╭─ Exercise data

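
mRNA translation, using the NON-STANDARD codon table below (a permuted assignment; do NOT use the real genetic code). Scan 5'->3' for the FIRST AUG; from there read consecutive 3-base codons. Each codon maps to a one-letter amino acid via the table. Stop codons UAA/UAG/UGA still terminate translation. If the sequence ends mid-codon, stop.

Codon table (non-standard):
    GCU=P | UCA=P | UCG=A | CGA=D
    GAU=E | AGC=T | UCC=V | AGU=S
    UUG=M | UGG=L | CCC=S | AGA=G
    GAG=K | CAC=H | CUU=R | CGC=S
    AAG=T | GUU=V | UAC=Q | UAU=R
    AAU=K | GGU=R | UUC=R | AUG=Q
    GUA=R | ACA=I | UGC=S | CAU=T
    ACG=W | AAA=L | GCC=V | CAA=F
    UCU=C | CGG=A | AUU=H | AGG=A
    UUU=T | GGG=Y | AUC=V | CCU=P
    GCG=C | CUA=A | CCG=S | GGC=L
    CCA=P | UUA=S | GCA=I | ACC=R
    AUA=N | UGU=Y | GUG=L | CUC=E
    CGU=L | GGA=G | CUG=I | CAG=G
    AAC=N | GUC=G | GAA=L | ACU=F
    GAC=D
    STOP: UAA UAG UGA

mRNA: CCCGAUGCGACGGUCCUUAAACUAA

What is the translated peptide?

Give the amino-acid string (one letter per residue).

start AUG at pos 4
pos 4: AUG -> Q; peptide=Q
pos 7: CGA -> D; peptide=QD
pos 10: CGG -> A; peptide=QDA
pos 13: UCC -> V; peptide=QDAV
pos 16: UUA -> S; peptide=QDAVS
pos 19: AAC -> N; peptide=QDAVSN
pos 22: UAA -> STOP

Answer: QDAVSN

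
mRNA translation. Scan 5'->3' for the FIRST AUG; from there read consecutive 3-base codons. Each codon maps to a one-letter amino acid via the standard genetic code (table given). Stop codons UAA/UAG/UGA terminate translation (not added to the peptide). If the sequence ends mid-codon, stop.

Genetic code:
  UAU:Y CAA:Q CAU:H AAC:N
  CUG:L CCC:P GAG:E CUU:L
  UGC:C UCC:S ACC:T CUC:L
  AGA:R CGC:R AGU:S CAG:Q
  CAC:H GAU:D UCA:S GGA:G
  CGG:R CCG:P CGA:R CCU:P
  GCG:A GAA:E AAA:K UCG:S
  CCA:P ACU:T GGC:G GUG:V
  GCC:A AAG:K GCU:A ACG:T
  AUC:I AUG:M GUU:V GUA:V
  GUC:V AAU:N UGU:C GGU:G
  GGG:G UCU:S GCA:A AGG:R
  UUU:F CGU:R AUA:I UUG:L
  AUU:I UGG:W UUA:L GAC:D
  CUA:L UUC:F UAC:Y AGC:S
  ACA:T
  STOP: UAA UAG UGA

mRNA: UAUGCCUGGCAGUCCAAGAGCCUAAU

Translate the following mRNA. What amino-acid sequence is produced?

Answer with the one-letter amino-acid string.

Answer: MPGSPRA

Derivation:
start AUG at pos 1
pos 1: AUG -> M; peptide=M
pos 4: CCU -> P; peptide=MP
pos 7: GGC -> G; peptide=MPG
pos 10: AGU -> S; peptide=MPGS
pos 13: CCA -> P; peptide=MPGSP
pos 16: AGA -> R; peptide=MPGSPR
pos 19: GCC -> A; peptide=MPGSPRA
pos 22: UAA -> STOP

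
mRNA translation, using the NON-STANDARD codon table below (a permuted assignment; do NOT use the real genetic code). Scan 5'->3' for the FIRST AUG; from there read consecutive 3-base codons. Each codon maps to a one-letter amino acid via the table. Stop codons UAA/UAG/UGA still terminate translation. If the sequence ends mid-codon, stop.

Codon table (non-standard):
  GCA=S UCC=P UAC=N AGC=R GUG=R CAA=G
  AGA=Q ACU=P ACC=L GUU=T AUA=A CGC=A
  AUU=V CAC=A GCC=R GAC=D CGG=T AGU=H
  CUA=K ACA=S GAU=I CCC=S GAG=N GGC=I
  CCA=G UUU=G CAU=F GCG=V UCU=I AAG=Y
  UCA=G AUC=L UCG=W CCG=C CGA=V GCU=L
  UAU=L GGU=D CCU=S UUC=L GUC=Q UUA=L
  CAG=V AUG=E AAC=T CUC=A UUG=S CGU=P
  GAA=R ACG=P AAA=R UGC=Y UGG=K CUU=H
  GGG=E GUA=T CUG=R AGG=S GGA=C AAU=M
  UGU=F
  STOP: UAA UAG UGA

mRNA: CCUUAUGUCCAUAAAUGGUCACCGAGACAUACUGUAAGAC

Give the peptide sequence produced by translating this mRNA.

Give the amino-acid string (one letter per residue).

start AUG at pos 4
pos 4: AUG -> E; peptide=E
pos 7: UCC -> P; peptide=EP
pos 10: AUA -> A; peptide=EPA
pos 13: AAU -> M; peptide=EPAM
pos 16: GGU -> D; peptide=EPAMD
pos 19: CAC -> A; peptide=EPAMDA
pos 22: CGA -> V; peptide=EPAMDAV
pos 25: GAC -> D; peptide=EPAMDAVD
pos 28: AUA -> A; peptide=EPAMDAVDA
pos 31: CUG -> R; peptide=EPAMDAVDAR
pos 34: UAA -> STOP

Answer: EPAMDAVDAR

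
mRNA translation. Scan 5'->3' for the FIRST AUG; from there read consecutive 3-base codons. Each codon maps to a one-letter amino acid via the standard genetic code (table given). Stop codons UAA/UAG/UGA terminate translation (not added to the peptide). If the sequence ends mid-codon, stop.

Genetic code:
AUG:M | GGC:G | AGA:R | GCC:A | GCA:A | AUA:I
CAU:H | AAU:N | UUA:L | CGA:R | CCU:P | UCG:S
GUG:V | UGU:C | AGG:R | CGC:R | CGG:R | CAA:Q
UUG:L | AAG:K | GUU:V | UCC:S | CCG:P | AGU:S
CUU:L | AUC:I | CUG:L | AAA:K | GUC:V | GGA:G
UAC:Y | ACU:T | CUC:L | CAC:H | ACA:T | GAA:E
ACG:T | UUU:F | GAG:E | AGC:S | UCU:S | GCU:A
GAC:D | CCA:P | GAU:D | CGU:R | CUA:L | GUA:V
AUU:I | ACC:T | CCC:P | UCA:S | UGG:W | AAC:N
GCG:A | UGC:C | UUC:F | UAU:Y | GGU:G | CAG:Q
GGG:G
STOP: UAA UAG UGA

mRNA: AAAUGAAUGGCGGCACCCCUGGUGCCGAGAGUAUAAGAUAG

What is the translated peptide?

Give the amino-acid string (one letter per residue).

Answer: MNGGTPGAESIR

Derivation:
start AUG at pos 2
pos 2: AUG -> M; peptide=M
pos 5: AAU -> N; peptide=MN
pos 8: GGC -> G; peptide=MNG
pos 11: GGC -> G; peptide=MNGG
pos 14: ACC -> T; peptide=MNGGT
pos 17: CCU -> P; peptide=MNGGTP
pos 20: GGU -> G; peptide=MNGGTPG
pos 23: GCC -> A; peptide=MNGGTPGA
pos 26: GAG -> E; peptide=MNGGTPGAE
pos 29: AGU -> S; peptide=MNGGTPGAES
pos 32: AUA -> I; peptide=MNGGTPGAESI
pos 35: AGA -> R; peptide=MNGGTPGAESIR
pos 38: UAG -> STOP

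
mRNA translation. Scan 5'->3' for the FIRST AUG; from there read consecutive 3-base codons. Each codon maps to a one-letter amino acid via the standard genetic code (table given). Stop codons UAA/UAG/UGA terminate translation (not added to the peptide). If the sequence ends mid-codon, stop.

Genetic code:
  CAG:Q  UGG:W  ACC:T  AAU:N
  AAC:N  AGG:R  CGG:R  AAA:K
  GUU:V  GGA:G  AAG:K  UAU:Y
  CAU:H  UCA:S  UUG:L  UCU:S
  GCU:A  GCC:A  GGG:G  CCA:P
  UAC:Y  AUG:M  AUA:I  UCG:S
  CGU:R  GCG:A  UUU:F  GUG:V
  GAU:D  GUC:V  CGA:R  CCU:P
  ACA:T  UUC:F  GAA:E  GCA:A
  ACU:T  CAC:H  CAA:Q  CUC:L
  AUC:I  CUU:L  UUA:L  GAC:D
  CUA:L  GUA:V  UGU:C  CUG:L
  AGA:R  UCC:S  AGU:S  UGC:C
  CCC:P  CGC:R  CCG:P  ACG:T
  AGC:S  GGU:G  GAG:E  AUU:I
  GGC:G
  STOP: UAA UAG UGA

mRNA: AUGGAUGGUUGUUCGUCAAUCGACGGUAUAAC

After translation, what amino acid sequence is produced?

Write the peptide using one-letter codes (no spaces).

start AUG at pos 0
pos 0: AUG -> M; peptide=M
pos 3: GAU -> D; peptide=MD
pos 6: GGU -> G; peptide=MDG
pos 9: UGU -> C; peptide=MDGC
pos 12: UCG -> S; peptide=MDGCS
pos 15: UCA -> S; peptide=MDGCSS
pos 18: AUC -> I; peptide=MDGCSSI
pos 21: GAC -> D; peptide=MDGCSSID
pos 24: GGU -> G; peptide=MDGCSSIDG
pos 27: AUA -> I; peptide=MDGCSSIDGI
pos 30: only 2 nt remain (<3), stop (end of mRNA)

Answer: MDGCSSIDGI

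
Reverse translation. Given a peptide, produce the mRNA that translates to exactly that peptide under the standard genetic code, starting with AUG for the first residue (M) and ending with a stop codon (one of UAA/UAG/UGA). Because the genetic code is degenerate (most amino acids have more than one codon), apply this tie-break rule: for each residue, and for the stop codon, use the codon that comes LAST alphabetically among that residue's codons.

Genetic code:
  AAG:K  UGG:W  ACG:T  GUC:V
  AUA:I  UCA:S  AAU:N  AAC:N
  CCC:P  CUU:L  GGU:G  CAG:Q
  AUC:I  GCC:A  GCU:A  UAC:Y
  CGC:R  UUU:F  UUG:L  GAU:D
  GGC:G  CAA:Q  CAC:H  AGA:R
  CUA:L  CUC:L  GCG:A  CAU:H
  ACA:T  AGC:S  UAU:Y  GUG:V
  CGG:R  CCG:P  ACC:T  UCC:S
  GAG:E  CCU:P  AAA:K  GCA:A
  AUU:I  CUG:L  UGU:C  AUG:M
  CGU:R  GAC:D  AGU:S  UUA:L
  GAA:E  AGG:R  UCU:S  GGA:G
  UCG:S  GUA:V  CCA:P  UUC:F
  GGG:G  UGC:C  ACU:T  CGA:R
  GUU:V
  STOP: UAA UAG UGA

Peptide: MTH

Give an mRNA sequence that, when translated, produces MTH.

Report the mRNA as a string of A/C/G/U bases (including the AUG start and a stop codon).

Answer: mRNA: AUGACUCAUUGA

Derivation:
residue 1: M -> AUG (start codon)
residue 2: T codons sorted = ACA,ACC,ACG,ACU -> pick last = ACU
residue 3: H codons sorted = CAC,CAU -> pick last = CAU
terminator: stop codons sorted = UAA,UAG,UGA -> pick last = UGA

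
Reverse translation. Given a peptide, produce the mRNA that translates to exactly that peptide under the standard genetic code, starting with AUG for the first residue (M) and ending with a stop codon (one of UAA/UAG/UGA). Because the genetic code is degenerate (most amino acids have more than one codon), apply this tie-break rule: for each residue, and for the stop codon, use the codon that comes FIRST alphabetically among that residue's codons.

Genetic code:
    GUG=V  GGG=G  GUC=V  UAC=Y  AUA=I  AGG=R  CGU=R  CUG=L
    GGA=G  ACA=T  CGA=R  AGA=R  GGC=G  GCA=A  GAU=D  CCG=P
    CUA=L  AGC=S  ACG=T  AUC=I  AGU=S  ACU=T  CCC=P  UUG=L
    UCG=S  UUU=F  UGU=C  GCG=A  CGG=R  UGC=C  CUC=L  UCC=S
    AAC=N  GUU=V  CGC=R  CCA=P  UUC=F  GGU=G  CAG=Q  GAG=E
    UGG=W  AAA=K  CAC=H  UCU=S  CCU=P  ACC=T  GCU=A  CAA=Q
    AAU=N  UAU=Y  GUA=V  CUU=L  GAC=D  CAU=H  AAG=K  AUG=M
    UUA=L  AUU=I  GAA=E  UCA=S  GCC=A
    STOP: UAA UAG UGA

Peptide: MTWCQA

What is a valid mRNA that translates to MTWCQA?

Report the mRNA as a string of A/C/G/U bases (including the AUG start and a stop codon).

residue 1: M -> AUG (start codon)
residue 2: T codons sorted = ACA,ACC,ACG,ACU -> pick first = ACA
residue 3: W -> UGG (only codon)
residue 4: C codons sorted = UGC,UGU -> pick first = UGC
residue 5: Q codons sorted = CAA,CAG -> pick first = CAA
residue 6: A codons sorted = GCA,GCC,GCG,GCU -> pick first = GCA
terminator: stop codons sorted = UAA,UAG,UGA -> pick first = UAA

Answer: mRNA: AUGACAUGGUGCCAAGCAUAA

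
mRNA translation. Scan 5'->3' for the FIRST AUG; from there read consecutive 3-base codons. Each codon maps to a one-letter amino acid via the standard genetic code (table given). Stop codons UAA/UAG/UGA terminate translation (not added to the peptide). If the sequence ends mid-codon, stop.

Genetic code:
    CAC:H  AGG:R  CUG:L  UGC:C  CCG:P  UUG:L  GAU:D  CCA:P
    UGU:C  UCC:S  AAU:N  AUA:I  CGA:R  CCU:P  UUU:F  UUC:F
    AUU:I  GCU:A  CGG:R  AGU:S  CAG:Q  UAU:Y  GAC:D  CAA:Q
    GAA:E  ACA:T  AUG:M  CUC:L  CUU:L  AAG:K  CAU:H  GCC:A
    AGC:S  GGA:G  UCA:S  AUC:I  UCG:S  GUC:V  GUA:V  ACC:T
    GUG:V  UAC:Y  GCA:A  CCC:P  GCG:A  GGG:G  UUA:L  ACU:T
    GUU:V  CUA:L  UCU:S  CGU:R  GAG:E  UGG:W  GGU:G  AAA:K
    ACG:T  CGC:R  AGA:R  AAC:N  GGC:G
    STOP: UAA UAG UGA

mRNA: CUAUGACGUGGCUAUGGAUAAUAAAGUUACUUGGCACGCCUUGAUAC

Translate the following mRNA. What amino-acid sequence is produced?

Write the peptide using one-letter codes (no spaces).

start AUG at pos 2
pos 2: AUG -> M; peptide=M
pos 5: ACG -> T; peptide=MT
pos 8: UGG -> W; peptide=MTW
pos 11: CUA -> L; peptide=MTWL
pos 14: UGG -> W; peptide=MTWLW
pos 17: AUA -> I; peptide=MTWLWI
pos 20: AUA -> I; peptide=MTWLWII
pos 23: AAG -> K; peptide=MTWLWIIK
pos 26: UUA -> L; peptide=MTWLWIIKL
pos 29: CUU -> L; peptide=MTWLWIIKLL
pos 32: GGC -> G; peptide=MTWLWIIKLLG
pos 35: ACG -> T; peptide=MTWLWIIKLLGT
pos 38: CCU -> P; peptide=MTWLWIIKLLGTP
pos 41: UGA -> STOP

Answer: MTWLWIIKLLGTP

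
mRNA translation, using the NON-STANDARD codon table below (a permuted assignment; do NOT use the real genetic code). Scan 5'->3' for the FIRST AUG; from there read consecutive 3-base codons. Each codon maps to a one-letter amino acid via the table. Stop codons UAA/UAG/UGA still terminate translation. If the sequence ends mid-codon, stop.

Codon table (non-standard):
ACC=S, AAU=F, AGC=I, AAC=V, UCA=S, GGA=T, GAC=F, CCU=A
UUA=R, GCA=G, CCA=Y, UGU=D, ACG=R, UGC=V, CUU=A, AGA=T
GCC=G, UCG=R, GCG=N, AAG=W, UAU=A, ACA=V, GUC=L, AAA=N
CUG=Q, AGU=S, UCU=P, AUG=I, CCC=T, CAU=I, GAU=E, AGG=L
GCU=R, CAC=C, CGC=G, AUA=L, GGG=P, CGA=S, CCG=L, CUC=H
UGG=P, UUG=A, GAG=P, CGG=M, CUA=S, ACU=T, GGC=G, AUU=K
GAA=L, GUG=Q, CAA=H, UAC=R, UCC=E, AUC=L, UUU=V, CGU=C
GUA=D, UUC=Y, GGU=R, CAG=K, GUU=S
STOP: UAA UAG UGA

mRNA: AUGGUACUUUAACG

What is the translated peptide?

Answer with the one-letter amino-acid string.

start AUG at pos 0
pos 0: AUG -> I; peptide=I
pos 3: GUA -> D; peptide=ID
pos 6: CUU -> A; peptide=IDA
pos 9: UAA -> STOP

Answer: IDA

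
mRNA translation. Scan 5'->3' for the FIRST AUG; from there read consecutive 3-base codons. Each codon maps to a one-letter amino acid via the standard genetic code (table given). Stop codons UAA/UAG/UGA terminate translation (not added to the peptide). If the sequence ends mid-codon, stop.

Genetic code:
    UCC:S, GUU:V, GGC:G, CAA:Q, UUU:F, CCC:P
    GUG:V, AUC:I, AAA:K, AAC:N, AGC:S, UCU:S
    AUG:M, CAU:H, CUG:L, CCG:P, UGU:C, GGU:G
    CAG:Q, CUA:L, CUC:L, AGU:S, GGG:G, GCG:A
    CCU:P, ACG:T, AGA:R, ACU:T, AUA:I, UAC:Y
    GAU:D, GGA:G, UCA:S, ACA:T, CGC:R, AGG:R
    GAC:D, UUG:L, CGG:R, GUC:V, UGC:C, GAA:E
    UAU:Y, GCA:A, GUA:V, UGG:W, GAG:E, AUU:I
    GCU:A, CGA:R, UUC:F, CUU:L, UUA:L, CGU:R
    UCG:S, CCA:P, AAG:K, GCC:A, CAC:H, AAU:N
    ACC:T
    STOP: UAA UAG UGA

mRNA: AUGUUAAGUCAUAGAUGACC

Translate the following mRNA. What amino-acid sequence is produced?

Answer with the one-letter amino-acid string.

Answer: MLSHR

Derivation:
start AUG at pos 0
pos 0: AUG -> M; peptide=M
pos 3: UUA -> L; peptide=ML
pos 6: AGU -> S; peptide=MLS
pos 9: CAU -> H; peptide=MLSH
pos 12: AGA -> R; peptide=MLSHR
pos 15: UGA -> STOP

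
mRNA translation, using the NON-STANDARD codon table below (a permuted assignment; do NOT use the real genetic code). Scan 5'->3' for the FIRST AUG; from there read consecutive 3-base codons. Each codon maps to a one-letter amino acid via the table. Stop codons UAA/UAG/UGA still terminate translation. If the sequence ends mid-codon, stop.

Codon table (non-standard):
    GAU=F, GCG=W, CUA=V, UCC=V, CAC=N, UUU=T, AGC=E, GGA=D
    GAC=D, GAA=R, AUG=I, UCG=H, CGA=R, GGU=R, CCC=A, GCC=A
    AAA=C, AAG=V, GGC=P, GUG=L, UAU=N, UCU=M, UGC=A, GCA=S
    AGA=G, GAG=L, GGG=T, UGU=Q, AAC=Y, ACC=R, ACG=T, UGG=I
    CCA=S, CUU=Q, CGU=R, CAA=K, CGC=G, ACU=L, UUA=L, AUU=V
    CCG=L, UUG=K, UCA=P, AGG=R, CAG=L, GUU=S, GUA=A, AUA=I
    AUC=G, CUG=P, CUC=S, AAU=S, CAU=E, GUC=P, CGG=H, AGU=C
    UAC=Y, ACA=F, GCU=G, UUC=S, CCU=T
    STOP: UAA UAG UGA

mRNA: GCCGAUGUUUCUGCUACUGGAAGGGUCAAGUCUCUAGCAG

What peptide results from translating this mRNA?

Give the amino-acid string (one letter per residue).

start AUG at pos 4
pos 4: AUG -> I; peptide=I
pos 7: UUU -> T; peptide=IT
pos 10: CUG -> P; peptide=ITP
pos 13: CUA -> V; peptide=ITPV
pos 16: CUG -> P; peptide=ITPVP
pos 19: GAA -> R; peptide=ITPVPR
pos 22: GGG -> T; peptide=ITPVPRT
pos 25: UCA -> P; peptide=ITPVPRTP
pos 28: AGU -> C; peptide=ITPVPRTPC
pos 31: CUC -> S; peptide=ITPVPRTPCS
pos 34: UAG -> STOP

Answer: ITPVPRTPCS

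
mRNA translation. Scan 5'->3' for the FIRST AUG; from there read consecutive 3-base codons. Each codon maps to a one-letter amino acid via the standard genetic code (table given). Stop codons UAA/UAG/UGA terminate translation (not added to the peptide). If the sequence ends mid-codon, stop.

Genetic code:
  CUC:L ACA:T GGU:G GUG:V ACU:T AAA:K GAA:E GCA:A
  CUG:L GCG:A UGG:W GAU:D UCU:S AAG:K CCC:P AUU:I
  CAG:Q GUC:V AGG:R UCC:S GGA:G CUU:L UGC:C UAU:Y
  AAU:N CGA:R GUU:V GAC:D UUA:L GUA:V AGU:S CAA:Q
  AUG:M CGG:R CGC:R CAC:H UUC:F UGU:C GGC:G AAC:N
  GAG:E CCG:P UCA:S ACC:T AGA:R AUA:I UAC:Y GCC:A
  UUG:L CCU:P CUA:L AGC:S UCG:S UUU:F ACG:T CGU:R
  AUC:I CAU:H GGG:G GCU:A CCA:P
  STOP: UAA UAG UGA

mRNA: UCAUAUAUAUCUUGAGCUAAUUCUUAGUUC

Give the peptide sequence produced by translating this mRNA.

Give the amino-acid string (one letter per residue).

Answer: (empty: no AUG start codon)

Derivation:
no AUG start codon found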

╰─

For each line of the entries that includes "ending", show that line.

→ Answer space:
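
Reverse translation. Given a peptide, produce the mRNA that translates to exactly that peptide under the standard genetic code, starting with AUG for the first residue (M) and ending with a stop codon (one of UAA/UAG/UGA). Because the genetic code is degenerate (most amino acids have more than one codon), apply this tie-break rule: for each residue, and for the stop codon, use the codon that comes LAST alphabetically among that residue's codons.
Reverse translation. Given a peptide, produce the mRNA that translates to exactly that peptide under the standard genetic code, starting with AUG for the first residue (M) and ending with a stop codon (one of UAA/UAG/UGA). Because the genetic code is degenerate (most amino acids have more than one codon), apply this tie-break rule: for each residue, and for the stop codon, use the codon that comes FIRST alphabetically among that residue's codons.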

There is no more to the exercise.